What to produce: What is needed is an exact copy of the line with "- 0 s ≤ t < 4 s: velocity = -6 m/s" and all lines that follow it in the entries below, the last line included.

(Stored data entries)
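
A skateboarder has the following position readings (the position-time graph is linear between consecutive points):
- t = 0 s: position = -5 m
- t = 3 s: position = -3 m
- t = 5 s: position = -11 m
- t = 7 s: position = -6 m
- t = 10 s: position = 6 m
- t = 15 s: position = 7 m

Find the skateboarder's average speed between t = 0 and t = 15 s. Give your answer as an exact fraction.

Average speed = (total path length)/(elapsed time); on a piecewise-linear x-t graph the path length is Σ|Δx|.
0–3 s: |Δx| = |-3 − -5| = 2 m
3–5 s: |Δx| = |-11 − -3| = 8 m
5–7 s: |Δx| = |-6 − -11| = 5 m
7–10 s: |Δx| = |6 − -6| = 12 m
10–15 s: |Δx| = |7 − 6| = 1 m
Total path = 28 m; average speed = 28/15 = 28/15 m/s.

28/15 m/s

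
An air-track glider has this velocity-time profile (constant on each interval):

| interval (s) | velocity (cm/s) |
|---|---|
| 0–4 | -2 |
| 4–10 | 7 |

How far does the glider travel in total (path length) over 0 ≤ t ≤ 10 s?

50 cm

Distance (not displacement) is the total path length: add the absolute areas under v-t.
0–4 s: |-2| × 4 = 8 cm
4–10 s: |7| × 6 = 42 cm
Total distance = 50 cm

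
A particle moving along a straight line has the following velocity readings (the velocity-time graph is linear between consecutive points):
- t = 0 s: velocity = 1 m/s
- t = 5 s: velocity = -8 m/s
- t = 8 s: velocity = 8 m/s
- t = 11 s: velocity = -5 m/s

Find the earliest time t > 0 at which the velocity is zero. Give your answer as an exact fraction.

v changes sign on 0–5 s (from 1 to -8); the graph is linear there, so v = 0 at t = 0 + (-1)·(5 − 0)/(-8 − 1) = 5/9 s.

t = 5/9 s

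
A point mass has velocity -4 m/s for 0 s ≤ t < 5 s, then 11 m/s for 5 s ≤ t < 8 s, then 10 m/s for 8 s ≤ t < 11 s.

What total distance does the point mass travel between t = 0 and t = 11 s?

83 m

Distance (not displacement) is the total path length: add the absolute areas under v-t.
0–5 s: |-4| × 5 = 20 m
5–8 s: |11| × 3 = 33 m
8–11 s: |10| × 3 = 30 m
Total distance = 83 m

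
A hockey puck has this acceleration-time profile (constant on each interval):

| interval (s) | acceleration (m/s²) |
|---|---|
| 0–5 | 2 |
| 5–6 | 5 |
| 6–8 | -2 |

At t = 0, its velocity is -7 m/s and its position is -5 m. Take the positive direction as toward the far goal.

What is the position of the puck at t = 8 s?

2.5 m

On each constant-a segment, Δv = aΔt and Δx = v₀Δt + ½aΔt²; chain segment to segment.
0–5 s: v starts -7 m/s; Δx = -7·5 + ½·2·5² = -10 m; v ends 3 m/s.
5–6 s: v starts 3 m/s; Δx = 3·1 + ½·5·1² = 5.5 m; v ends 8 m/s.
6–8 s: v starts 8 m/s; Δx = 8·2 + ½·-2·2² = 12 m; v ends 4 m/s.
x(8) = -5 + Σ Δx = 2.5 m.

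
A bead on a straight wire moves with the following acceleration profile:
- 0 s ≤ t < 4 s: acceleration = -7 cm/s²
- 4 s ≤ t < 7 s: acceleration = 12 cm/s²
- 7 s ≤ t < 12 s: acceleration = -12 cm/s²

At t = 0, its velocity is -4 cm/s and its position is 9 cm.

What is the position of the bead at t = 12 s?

-235 cm

On each constant-a segment, Δv = aΔt and Δx = v₀Δt + ½aΔt²; chain segment to segment.
0–4 s: v starts -4 cm/s; Δx = -4·4 + ½·-7·4² = -72 cm; v ends -32 cm/s.
4–7 s: v starts -32 cm/s; Δx = -32·3 + ½·12·3² = -42 cm; v ends 4 cm/s.
7–12 s: v starts 4 cm/s; Δx = 4·5 + ½·-12·5² = -130 cm; v ends -56 cm/s.
x(12) = 9 + Σ Δx = -235 cm.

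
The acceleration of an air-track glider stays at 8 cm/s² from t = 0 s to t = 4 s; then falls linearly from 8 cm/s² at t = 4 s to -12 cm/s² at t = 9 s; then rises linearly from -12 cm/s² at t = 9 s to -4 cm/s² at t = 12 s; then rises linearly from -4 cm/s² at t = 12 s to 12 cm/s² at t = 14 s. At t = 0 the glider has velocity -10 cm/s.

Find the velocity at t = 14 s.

-4 cm/s

Δv equals the area under the a-t graph; then v = v₀ + Δv.
0–4 s: 8 × 4 = 32 cm/s
4–9 s: ½(8 + -12)(5) = -10 cm/s
9–12 s: ½(-12 + -4)(3) = -24 cm/s
12–14 s: ½(-4 + 12)(2) = 8 cm/s
Δv = 6 cm/s, so v(14) = -10 + (6) = -4 cm/s.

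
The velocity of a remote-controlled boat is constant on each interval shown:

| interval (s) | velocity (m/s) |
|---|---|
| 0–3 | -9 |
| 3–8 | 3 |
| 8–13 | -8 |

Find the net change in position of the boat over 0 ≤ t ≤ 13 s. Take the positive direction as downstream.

Displacement is the signed area under the v-t curve.
0–3 s: -9 × 3 = -27 m
3–8 s: 3 × 5 = 15 m
8–13 s: -8 × 5 = -40 m
Net displacement = -52 m

-52 m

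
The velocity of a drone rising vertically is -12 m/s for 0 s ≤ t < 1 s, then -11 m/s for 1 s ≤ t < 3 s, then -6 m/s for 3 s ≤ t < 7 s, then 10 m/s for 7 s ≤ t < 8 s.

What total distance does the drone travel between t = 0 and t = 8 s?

68 m

Total distance travelled is ∫|v| dt — sum the magnitudes of each area piece.
0–1 s: |-12| × 1 = 12 m
1–3 s: |-11| × 2 = 22 m
3–7 s: |-6| × 4 = 24 m
7–8 s: |10| × 1 = 10 m
Total distance = 68 m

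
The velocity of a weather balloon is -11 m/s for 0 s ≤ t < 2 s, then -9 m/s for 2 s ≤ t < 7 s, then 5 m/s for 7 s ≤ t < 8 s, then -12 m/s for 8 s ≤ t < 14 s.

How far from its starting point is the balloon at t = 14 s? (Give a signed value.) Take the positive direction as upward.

-134 m

Net displacement equals the area under the velocity-time graph (areas below the axis count negative).
0–2 s: -11 × 2 = -22 m
2–7 s: -9 × 5 = -45 m
7–8 s: 5 × 1 = 5 m
8–14 s: -12 × 6 = -72 m
Net displacement = -134 m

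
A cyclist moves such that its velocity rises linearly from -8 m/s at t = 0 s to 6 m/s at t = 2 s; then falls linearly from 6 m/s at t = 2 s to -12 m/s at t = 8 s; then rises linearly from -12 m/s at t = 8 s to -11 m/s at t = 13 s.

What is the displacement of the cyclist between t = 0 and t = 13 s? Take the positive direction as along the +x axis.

-77.5 m

Net displacement equals the area under the velocity-time graph (areas below the axis count negative).
0–2 s: ½(-8 + 6)(2) = -2 m
2–8 s: ½(6 + -12)(6) = -18 m
8–13 s: ½(-12 + -11)(5) = -57.5 m
Net displacement = -77.5 m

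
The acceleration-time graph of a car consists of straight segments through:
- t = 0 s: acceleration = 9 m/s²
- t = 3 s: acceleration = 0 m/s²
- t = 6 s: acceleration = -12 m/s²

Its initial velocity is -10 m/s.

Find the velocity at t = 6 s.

Δv equals the area under the a-t graph; then v = v₀ + Δv.
0–3 s: ½(9 + 0)(3) = 13.5 m/s
3–6 s: ½(0 + -12)(3) = -18 m/s
Δv = -4.5 m/s, so v(6) = -10 + (-4.5) = -14.5 m/s.

-14.5 m/s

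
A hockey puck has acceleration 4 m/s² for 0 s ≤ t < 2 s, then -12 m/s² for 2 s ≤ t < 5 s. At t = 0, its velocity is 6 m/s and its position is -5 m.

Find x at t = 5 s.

3 m

On each constant-a segment, Δv = aΔt and Δx = v₀Δt + ½aΔt²; chain segment to segment.
0–2 s: v starts 6 m/s; Δx = 6·2 + ½·4·2² = 20 m; v ends 14 m/s.
2–5 s: v starts 14 m/s; Δx = 14·3 + ½·-12·3² = -12 m; v ends -22 m/s.
x(5) = -5 + Σ Δx = 3 m.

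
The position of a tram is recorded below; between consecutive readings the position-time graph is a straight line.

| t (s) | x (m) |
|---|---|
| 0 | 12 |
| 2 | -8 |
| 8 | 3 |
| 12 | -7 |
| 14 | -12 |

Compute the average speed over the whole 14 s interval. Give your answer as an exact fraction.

23/7 m/s

Average speed = (total path length)/(elapsed time); on a piecewise-linear x-t graph the path length is Σ|Δx|.
0–2 s: |Δx| = |-8 − 12| = 20 m
2–8 s: |Δx| = |3 − -8| = 11 m
8–12 s: |Δx| = |-7 − 3| = 10 m
12–14 s: |Δx| = |-12 − -7| = 5 m
Total path = 46 m; average speed = 46/14 = 23/7 m/s.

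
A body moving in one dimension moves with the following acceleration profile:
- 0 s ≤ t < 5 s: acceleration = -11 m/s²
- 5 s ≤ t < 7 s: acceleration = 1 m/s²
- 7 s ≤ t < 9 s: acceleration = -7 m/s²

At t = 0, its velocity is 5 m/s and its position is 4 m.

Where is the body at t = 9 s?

-316.5 m

On each constant-a segment, Δv = aΔt and Δx = v₀Δt + ½aΔt²; chain segment to segment.
0–5 s: v starts 5 m/s; Δx = 5·5 + ½·-11·5² = -112.5 m; v ends -50 m/s.
5–7 s: v starts -50 m/s; Δx = -50·2 + ½·1·2² = -98 m; v ends -48 m/s.
7–9 s: v starts -48 m/s; Δx = -48·2 + ½·-7·2² = -110 m; v ends -62 m/s.
x(9) = 4 + Σ Δx = -316.5 m.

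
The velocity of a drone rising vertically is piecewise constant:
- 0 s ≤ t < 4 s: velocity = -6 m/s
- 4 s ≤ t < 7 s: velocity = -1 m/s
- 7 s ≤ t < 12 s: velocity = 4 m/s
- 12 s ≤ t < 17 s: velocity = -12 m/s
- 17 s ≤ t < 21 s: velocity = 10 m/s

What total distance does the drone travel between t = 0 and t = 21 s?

147 m

Total distance travelled is ∫|v| dt — sum the magnitudes of each area piece.
0–4 s: |-6| × 4 = 24 m
4–7 s: |-1| × 3 = 3 m
7–12 s: |4| × 5 = 20 m
12–17 s: |-12| × 5 = 60 m
17–21 s: |10| × 4 = 40 m
Total distance = 147 m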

Task response:
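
- 0 s ≤ t < 4 s: velocity = -6 m/s
- 4 s ≤ t < 7 s: velocity = -1 m/s
- 7 s ≤ t < 12 s: velocity = 4 m/s
- 12 s ≤ t < 17 s: velocity = -12 m/s
- 17 s ≤ t < 21 s: velocity = 10 m/s

What total distance does the drone travel between t = 0 and t = 21 s?

147 m

Total distance travelled is ∫|v| dt — sum the magnitudes of each area piece.
0–4 s: |-6| × 4 = 24 m
4–7 s: |-1| × 3 = 3 m
7–12 s: |4| × 5 = 20 m
12–17 s: |-12| × 5 = 60 m
17–21 s: |10| × 4 = 40 m
Total distance = 147 m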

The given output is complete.